WORK ITEM: For each line in the data that includes "entries", make a copy.

DATA RECORDS:
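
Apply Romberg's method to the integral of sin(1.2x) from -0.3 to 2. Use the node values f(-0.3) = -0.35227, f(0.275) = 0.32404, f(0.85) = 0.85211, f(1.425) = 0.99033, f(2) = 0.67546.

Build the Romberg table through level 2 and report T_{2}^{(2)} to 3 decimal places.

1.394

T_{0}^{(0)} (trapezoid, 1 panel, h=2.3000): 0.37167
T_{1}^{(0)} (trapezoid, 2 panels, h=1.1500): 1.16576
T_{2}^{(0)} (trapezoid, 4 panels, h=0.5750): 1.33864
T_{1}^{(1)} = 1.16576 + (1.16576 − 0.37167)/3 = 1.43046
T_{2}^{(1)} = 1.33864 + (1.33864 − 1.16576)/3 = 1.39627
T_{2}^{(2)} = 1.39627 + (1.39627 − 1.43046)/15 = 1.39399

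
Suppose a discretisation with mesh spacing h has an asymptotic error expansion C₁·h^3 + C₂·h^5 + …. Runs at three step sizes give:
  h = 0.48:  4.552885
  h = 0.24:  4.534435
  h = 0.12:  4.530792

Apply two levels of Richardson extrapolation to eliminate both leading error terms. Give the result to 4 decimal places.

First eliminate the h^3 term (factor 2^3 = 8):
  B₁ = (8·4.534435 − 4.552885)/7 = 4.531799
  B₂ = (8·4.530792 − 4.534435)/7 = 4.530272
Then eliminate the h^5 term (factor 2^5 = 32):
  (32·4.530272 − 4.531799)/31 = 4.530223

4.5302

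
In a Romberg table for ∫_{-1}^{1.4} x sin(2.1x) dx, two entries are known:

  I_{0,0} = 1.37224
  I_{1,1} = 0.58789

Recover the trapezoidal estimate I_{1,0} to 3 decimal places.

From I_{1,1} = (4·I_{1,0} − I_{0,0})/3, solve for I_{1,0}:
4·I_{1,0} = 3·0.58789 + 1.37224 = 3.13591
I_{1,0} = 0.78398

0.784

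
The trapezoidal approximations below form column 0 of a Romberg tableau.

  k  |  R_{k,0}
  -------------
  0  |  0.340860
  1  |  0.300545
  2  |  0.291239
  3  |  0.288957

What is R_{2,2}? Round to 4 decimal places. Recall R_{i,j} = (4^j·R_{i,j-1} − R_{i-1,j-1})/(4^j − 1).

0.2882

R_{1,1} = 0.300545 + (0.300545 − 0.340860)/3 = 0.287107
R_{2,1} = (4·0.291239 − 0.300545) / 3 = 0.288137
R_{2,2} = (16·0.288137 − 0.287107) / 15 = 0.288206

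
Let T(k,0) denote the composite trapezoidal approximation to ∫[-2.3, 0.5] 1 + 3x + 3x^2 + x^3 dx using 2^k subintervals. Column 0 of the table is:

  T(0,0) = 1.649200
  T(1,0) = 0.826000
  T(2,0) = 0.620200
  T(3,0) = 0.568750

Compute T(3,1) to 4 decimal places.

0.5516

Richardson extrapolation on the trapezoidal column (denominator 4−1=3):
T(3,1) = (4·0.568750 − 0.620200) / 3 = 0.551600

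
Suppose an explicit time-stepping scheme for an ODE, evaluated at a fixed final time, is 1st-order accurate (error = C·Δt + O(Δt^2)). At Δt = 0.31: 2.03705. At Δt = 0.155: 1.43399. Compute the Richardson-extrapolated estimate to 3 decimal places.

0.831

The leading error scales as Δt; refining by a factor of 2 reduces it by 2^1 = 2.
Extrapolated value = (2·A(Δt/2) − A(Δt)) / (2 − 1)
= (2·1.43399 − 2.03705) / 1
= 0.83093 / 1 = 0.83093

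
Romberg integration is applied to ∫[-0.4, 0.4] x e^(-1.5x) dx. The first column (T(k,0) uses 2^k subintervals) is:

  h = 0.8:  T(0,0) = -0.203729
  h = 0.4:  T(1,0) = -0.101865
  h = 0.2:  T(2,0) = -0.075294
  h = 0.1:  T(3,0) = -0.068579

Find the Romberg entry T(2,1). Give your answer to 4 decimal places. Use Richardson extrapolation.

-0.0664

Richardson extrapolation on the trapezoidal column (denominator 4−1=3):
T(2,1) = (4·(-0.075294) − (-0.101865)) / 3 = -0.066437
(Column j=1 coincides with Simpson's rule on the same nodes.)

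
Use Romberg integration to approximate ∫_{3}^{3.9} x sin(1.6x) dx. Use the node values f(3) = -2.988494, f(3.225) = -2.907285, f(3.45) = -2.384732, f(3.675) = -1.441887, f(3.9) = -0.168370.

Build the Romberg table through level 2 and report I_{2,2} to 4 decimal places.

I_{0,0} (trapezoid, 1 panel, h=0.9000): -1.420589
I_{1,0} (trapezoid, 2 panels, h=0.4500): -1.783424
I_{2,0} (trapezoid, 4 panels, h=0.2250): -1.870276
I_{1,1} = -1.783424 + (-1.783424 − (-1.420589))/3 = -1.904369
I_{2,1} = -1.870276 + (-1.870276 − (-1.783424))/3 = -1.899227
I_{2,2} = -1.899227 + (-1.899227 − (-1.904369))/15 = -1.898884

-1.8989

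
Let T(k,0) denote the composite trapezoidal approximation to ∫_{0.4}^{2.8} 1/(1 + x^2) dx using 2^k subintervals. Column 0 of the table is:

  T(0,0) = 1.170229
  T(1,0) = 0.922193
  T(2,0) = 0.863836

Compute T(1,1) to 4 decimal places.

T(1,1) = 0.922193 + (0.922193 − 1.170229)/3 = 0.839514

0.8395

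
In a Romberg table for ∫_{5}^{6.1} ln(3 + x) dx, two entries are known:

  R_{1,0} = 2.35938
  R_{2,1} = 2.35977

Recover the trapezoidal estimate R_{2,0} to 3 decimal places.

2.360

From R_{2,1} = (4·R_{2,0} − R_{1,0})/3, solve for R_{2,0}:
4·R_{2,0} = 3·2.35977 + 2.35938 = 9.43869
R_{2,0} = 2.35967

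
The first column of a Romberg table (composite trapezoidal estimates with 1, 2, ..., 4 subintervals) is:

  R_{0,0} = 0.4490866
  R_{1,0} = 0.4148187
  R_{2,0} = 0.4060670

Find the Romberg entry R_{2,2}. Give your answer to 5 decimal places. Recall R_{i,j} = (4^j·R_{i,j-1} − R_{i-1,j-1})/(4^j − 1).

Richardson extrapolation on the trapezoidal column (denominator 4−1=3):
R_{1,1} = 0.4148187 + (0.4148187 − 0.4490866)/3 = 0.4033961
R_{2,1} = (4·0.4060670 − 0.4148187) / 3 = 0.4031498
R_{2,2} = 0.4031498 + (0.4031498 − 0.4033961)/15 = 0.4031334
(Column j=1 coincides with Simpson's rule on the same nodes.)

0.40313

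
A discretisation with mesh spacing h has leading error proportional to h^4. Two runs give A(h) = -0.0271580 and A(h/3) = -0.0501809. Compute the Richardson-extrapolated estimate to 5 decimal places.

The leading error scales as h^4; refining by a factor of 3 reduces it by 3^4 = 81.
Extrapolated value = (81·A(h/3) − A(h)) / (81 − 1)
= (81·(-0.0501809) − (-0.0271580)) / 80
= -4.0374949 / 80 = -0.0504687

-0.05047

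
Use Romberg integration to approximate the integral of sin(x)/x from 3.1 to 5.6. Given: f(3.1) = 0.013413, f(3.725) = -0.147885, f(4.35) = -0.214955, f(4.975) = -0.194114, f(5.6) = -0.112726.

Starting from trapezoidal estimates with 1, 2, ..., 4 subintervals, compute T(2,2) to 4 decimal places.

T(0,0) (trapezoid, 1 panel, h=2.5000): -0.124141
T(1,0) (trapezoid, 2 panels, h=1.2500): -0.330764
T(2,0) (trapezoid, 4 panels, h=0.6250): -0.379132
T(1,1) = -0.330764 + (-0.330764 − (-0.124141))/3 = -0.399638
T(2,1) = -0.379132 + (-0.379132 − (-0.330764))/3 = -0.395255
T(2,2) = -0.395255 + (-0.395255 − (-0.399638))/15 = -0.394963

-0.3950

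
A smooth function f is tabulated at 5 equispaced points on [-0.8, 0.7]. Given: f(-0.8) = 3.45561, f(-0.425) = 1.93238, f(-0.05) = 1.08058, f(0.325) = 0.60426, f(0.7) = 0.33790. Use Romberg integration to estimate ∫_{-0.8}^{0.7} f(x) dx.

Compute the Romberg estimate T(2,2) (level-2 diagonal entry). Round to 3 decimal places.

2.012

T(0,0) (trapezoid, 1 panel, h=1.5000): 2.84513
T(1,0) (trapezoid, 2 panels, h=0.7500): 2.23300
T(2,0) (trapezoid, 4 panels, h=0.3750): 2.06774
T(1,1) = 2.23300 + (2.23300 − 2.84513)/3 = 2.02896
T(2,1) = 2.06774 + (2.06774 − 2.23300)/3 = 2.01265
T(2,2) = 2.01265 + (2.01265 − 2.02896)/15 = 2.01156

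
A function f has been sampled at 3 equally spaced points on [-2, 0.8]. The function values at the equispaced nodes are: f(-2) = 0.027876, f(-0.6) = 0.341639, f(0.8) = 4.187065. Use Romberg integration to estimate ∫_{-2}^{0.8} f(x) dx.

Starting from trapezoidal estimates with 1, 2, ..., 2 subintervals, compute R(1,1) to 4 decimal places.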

REPLY:
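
In a Romberg table for ∫_{-1}^{1.4} x sin(2.1x) dx, two entries are known:
In a Romberg table for ∫_{5}^{6.1} ln(3 + x) dx, two entries are known: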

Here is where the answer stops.